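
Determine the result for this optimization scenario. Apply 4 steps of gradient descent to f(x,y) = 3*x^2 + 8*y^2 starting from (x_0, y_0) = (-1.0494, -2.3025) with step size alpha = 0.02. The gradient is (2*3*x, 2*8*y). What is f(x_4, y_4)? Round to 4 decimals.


Gradient descent on f(x,y) = 3*x^2 + 8*y^2.
Starting point: (-1.0494, -2.3025), alpha = 0.02
Step 1: grad_x = 2*3*-1.0494 = -6.2964, grad_y = 2*8*-2.3025 = -36.84
  x_1 = -1.0494 - 0.02*-6.2964 = -0.9235
  y_1 = -2.3025 - 0.02*-36.84 = -1.5657
Step 2: grad_x = 2*3*-0.9235 = -5.5408, grad_y = 2*8*-1.5657 = -25.0512
  x_2 = -0.9235 - 0.02*-5.5408 = -0.8127
  y_2 = -1.5657 - 0.02*-25.0512 = -1.0647
Step 3: grad_x = 2*3*-0.8127 = -4.8759, grad_y = 2*8*-1.0647 = -17.0348
  x_3 = -0.8127 - 0.02*-4.8759 = -0.7151
  y_3 = -1.0647 - 0.02*-17.0348 = -0.724
Step 4: grad_x = 2*3*-0.7151 = -4.2908, grad_y = 2*8*-0.724 = -11.5837
  x_4 = -0.7151 - 0.02*-4.2908 = -0.6293
  y_4 = -0.724 - 0.02*-11.5837 = -0.4923
f(-0.6293, -0.4923) = 3*(-0.6293)^2 + 8*(-0.4923)^2 = 3.1271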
※
- **ACTIVITY**
Nothing in the entries should be left out; please reproduce them all exactly.

- **EXERCISE OUTPUT**
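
Determine the result for this optimization scenario. Apply 4 steps of gradient descent to f(x,y) = 3*x^2 + 8*y^2 starting from (x_0, y_0) = (-1.0494, -2.3025) with step size alpha = 0.02. The gradient is (2*3*x, 2*8*y). What is f(x_4, y_4)? Round to 4 decimals.


Gradient descent on f(x,y) = 3*x^2 + 8*y^2.
Starting point: (-1.0494, -2.3025), alpha = 0.02
Step 1: grad_x = 2*3*-1.0494 = -6.2964, grad_y = 2*8*-2.3025 = -36.84
  x_1 = -1.0494 - 0.02*-6.2964 = -0.9235
  y_1 = -2.3025 - 0.02*-36.84 = -1.5657
Step 2: grad_x = 2*3*-0.9235 = -5.5408, grad_y = 2*8*-1.5657 = -25.0512
  x_2 = -0.9235 - 0.02*-5.5408 = -0.8127
  y_2 = -1.5657 - 0.02*-25.0512 = -1.0647
Step 3: grad_x = 2*3*-0.8127 = -4.8759, grad_y = 2*8*-1.0647 = -17.0348
  x_3 = -0.8127 - 0.02*-4.8759 = -0.7151
  y_3 = -1.0647 - 0.02*-17.0348 = -0.724
Step 4: grad_x = 2*3*-0.7151 = -4.2908, grad_y = 2*8*-0.724 = -11.5837
  x_4 = -0.7151 - 0.02*-4.2908 = -0.6293
  y_4 = -0.724 - 0.02*-11.5837 = -0.4923
f(-0.6293, -0.4923) = 3*(-0.6293)^2 + 8*(-0.4923)^2 = 3.1271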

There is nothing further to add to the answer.